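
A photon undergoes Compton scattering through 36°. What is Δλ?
0.4634 pm

Using the Compton scattering formula:
Δλ = λ_C(1 - cos θ)

where λ_C = h/(m_e·c) ≈ 2.4263 pm is the Compton wavelength of an electron.

For θ = 36°:
cos(36°) = 0.8090
1 - cos(36°) = 0.1910

Δλ = 2.4263 × 0.1910
Δλ = 0.4634 pm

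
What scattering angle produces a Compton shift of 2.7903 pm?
98.63°

From the Compton formula Δλ = λ_C(1 - cos θ), we can solve for θ:

cos θ = 1 - Δλ/λ_C

Given:
- Δλ = 2.7903 pm
- λ_C = h/(m_e·c) ≈ 2.42631024 pm

cos θ = 1 - 2.7903/2.42631024
cos θ = 1 - 1.150018
cos θ = -0.150018

θ = arccos(-0.150018)
θ = 98.63°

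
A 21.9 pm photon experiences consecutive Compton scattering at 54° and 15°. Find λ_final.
22.9828 pm

Apply Compton shift twice:

First scattering at θ₁ = 54°:
Δλ₁ = λ_C(1 - cos(54°))
Δλ₁ = 2.4263 × 0.4122
Δλ₁ = 1.0002 pm

After first scattering:
λ₁ = 21.9 + 1.0002 = 22.9002 pm

Second scattering at θ₂ = 15°:
Δλ₂ = λ_C(1 - cos(15°))
Δλ₂ = 2.4263 × 0.0341
Δλ₂ = 0.0827 pm

Final wavelength:
λ₂ = 22.9002 + 0.0827 = 22.9828 pm

Total shift: Δλ_total = 1.0002 + 0.0827 = 1.0828 pm

(Intermediate values are shown rounded; full precision is carried through to the final answer.)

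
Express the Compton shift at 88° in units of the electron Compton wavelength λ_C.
0.9651 λ_C

The Compton shift formula is:
Δλ = λ_C(1 - cos θ)

Dividing both sides by λ_C:
Δλ/λ_C = 1 - cos θ

For θ = 88°:
Δλ/λ_C = 1 - cos(88°)
Δλ/λ_C = 1 - 0.0349
Δλ/λ_C = 0.9651

This means the shift is 0.9651 × λ_C = 2.3416 pm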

========

- Your assignment
Write the whole listing out again. Keep every line exactly as it is.

- Solution to the exercise
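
A photon undergoes Compton scattering through 36°. What is Δλ?
0.4634 pm

Using the Compton scattering formula:
Δλ = λ_C(1 - cos θ)

where λ_C = h/(m_e·c) ≈ 2.4263 pm is the Compton wavelength of an electron.

For θ = 36°:
cos(36°) = 0.8090
1 - cos(36°) = 0.1910

Δλ = 2.4263 × 0.1910
Δλ = 0.4634 pm

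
What scattering angle produces a Compton shift of 2.7903 pm?
98.63°

From the Compton formula Δλ = λ_C(1 - cos θ), we can solve for θ:

cos θ = 1 - Δλ/λ_C

Given:
- Δλ = 2.7903 pm
- λ_C = h/(m_e·c) ≈ 2.42631024 pm

cos θ = 1 - 2.7903/2.42631024
cos θ = 1 - 1.150018
cos θ = -0.150018

θ = arccos(-0.150018)
θ = 98.63°

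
A 21.9 pm photon experiences consecutive Compton scattering at 54° and 15°. Find λ_final.
22.9828 pm

Apply Compton shift twice:

First scattering at θ₁ = 54°:
Δλ₁ = λ_C(1 - cos(54°))
Δλ₁ = 2.4263 × 0.4122
Δλ₁ = 1.0002 pm

After first scattering:
λ₁ = 21.9 + 1.0002 = 22.9002 pm

Second scattering at θ₂ = 15°:
Δλ₂ = λ_C(1 - cos(15°))
Δλ₂ = 2.4263 × 0.0341
Δλ₂ = 0.0827 pm

Final wavelength:
λ₂ = 22.9002 + 0.0827 = 22.9828 pm

Total shift: Δλ_total = 1.0002 + 0.0827 = 1.0828 pm

(Intermediate values are shown rounded; full precision is carried through to the final answer.)

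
Express the Compton shift at 88° in units of the electron Compton wavelength λ_C.
0.9651 λ_C

The Compton shift formula is:
Δλ = λ_C(1 - cos θ)

Dividing both sides by λ_C:
Δλ/λ_C = 1 - cos θ

For θ = 88°:
Δλ/λ_C = 1 - cos(88°)
Δλ/λ_C = 1 - 0.0349
Δλ/λ_C = 0.9651

This means the shift is 0.9651 × λ_C = 2.3416 pm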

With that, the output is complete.